What you need to do
Write out only the lines running from the one that contains "<role>QA</role>" to the end of the material, both ends included.

------ Input records ------

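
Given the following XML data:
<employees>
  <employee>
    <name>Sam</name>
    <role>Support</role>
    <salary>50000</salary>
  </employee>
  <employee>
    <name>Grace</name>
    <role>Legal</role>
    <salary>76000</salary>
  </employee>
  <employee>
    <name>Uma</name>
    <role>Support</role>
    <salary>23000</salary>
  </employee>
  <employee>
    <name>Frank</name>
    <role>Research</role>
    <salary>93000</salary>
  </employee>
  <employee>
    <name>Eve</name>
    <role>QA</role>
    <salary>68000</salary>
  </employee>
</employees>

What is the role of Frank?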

------

Answer below
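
    <role>QA</role>
    <salary>68000</salary>
  </employee>
</employees>

What is the role of Frank?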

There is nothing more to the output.